### WORK ORDER
Using the material below, return exactly the lines between the one holding "Let G_0 = n." and the one holding "The Goodstein sequence with starting base 3", inclusive, and no others.

### DATA FOR PROCESSING
-------------------------

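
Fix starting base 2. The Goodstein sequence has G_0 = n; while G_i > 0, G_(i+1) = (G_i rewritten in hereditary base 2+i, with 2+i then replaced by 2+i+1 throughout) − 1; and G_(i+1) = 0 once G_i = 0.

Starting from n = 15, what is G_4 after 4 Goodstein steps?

326593

15 —HB2→ 2^(2 + 1) + 2^2 + 2 + 1 —bump→ 3^(3 + 1) + 3^3 + 3 + 1 = 112 —(−1)→ 111
111 —HB3→ 3^(3 + 1) + 3^3 + 3 —bump→ 4^(4 + 1) + 4^4 + 4 = 1284 —(−1)→ 1283
1283 —HB4→ 4^(4 + 1) + 4^4 + 3 —bump→ 5^(5 + 1) + 5^5 + 3 = 18753 —(−1)→ 18752
18752 —HB5→ 5^(5 + 1) + 5^5 + 2 —bump→ 6^(6 + 1) + 6^6 + 2 = 326594 —(−1)→ 326593
326593 —HB6→ 6^(6 + 1) + 6^6 + 1 —bump→ 7^(7 + 1) + 7^7 + 1 = 6588345 —(−1)→ 6588344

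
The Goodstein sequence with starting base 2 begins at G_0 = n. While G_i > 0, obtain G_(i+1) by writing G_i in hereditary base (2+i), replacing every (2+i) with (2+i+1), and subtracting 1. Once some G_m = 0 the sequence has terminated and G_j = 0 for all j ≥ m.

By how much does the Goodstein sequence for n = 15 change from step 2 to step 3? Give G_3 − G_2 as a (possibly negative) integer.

(0) 15|_2 = 2^(2 + 1) + 2^2 + 2 + 1 ↦ 3^(3 + 1) + 3^3 + 3 + 1|_3 = 112 ⇒ 111
(1) 111|_3 = 3^(3 + 1) + 3^3 + 3 ↦ 4^(4 + 1) + 4^4 + 4|_4 = 1284 ⇒ 1283
(2) 1283|_4 = 4^(4 + 1) + 4^4 + 3 ↦ 5^(5 + 1) + 5^5 + 3|_5 = 18753 ⇒ 18752

17469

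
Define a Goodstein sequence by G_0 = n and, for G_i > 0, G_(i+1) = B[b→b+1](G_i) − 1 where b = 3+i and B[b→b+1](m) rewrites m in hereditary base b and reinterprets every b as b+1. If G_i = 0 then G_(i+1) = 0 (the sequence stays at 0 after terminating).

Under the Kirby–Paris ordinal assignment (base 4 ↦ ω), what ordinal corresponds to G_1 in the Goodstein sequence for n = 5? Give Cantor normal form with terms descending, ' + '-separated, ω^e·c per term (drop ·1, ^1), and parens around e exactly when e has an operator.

ω + 1

(0) 5|_3 = 3 + 2 ↦ 4 + 2|_4 = 6 ⇒ 5
(1) 5|_4 = 4 + 1 ↦ 5 + 1|_5 = 6 ⇒ 5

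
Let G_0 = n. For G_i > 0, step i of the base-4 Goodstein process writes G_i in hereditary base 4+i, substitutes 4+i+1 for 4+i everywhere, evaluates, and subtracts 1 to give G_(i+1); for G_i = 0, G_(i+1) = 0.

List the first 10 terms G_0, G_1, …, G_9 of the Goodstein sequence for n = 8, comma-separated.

8 —HB4→ 2·4 —bump→ 2·5 = 10 —(−1)→ 9
9 —HB5→ 5 + 4 —bump→ 6 + 4 = 10 —(−1)→ 9
9 —HB6→ 6 + 3 —bump→ 7 + 3 = 10 —(−1)→ 9
9 —HB7→ 7 + 2 —bump→ 8 + 2 = 10 —(−1)→ 9
9 —HB8→ 8 + 1 —bump→ 9 + 1 = 10 —(−1)→ 9
9 —HB9→ 9 —bump→ 10 = 10 —(−1)→ 9
9 —HB10→ 9 —bump→ 9 = 9 —(−1)→ 8
8 —HB11→ 8 —bump→ 8 = 8 —(−1)→ 7
7 —HB12→ 7 —bump→ 7 = 7 —(−1)→ 6

8, 9, 9, 9, 9, 9, 9, 8, 7, 6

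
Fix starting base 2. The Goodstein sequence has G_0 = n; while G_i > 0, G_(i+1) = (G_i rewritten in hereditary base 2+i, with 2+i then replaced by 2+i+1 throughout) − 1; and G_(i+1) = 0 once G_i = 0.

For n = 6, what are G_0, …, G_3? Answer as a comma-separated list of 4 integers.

6, 29, 257, 3125

base 2: 6 = 2^2 + 2; at 3: 3^3 + 3 = 30; next = 29
base 3: 29 = 3^3 + 2; at 4: 4^4 + 2 = 258; next = 257
base 4: 257 = 4^4 + 1; at 5: 5^5 + 1 = 3126; next = 3125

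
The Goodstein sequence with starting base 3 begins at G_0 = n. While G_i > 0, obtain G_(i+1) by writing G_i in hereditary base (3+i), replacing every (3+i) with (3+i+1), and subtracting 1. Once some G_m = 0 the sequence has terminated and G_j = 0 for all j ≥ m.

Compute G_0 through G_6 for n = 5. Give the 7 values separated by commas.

base 3: 5 = 3 + 2; at 4: 4 + 2 = 6; next = 5
base 4: 5 = 4 + 1; at 5: 5 + 1 = 6; next = 5
base 5: 5 = 5; at 6: 6 = 6; next = 5
base 6: 5 = 5; at 7: 5 = 5; next = 4
base 7: 4 = 4; at 8: 4 = 4; next = 3
base 8: 3 = 3; at 9: 3 = 3; next = 2

5, 5, 5, 5, 4, 3, 2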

-------------------------

### FINISHED EXERCISE
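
Let G_0 = n. For G_i > 0, step i of the base-4 Goodstein process writes G_i in hereditary base 4+i, substitutes 4+i+1 for 4+i everywhere, evaluates, and subtracts 1 to give G_(i+1); for G_i = 0, G_(i+1) = 0.

List the first 10 terms G_0, G_1, …, G_9 of the Goodstein sequence for n = 8, comma-separated.

8 —HB4→ 2·4 —bump→ 2·5 = 10 —(−1)→ 9
9 —HB5→ 5 + 4 —bump→ 6 + 4 = 10 —(−1)→ 9
9 —HB6→ 6 + 3 —bump→ 7 + 3 = 10 —(−1)→ 9
9 —HB7→ 7 + 2 —bump→ 8 + 2 = 10 —(−1)→ 9
9 —HB8→ 8 + 1 —bump→ 9 + 1 = 10 —(−1)→ 9
9 —HB9→ 9 —bump→ 10 = 10 —(−1)→ 9
9 —HB10→ 9 —bump→ 9 = 9 —(−1)→ 8
8 —HB11→ 8 —bump→ 8 = 8 —(−1)→ 7
7 —HB12→ 7 —bump→ 7 = 7 —(−1)→ 6

8, 9, 9, 9, 9, 9, 9, 8, 7, 6

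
Fix starting base 2. The Goodstein sequence has G_0 = n; while G_i > 0, G_(i+1) = (G_i rewritten in hereditary base 2+i, with 2+i then replaced by 2+i+1 throughout) − 1; and G_(i+1) = 0 once G_i = 0.

For n = 6, what are G_0, …, G_3? Answer as a comma-separated list of 4 integers.

6, 29, 257, 3125

base 2: 6 = 2^2 + 2; at 3: 3^3 + 3 = 30; next = 29
base 3: 29 = 3^3 + 2; at 4: 4^4 + 2 = 258; next = 257
base 4: 257 = 4^4 + 1; at 5: 5^5 + 1 = 3126; next = 3125

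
The Goodstein sequence with starting base 3 begins at G_0 = n. While G_i > 0, obtain G_(i+1) by writing G_i in hereditary base (3+i), replacing every (3+i) with (3+i+1), and subtracting 1. Once some G_m = 0 the sequence has terminated and G_j = 0 for all j ≥ m.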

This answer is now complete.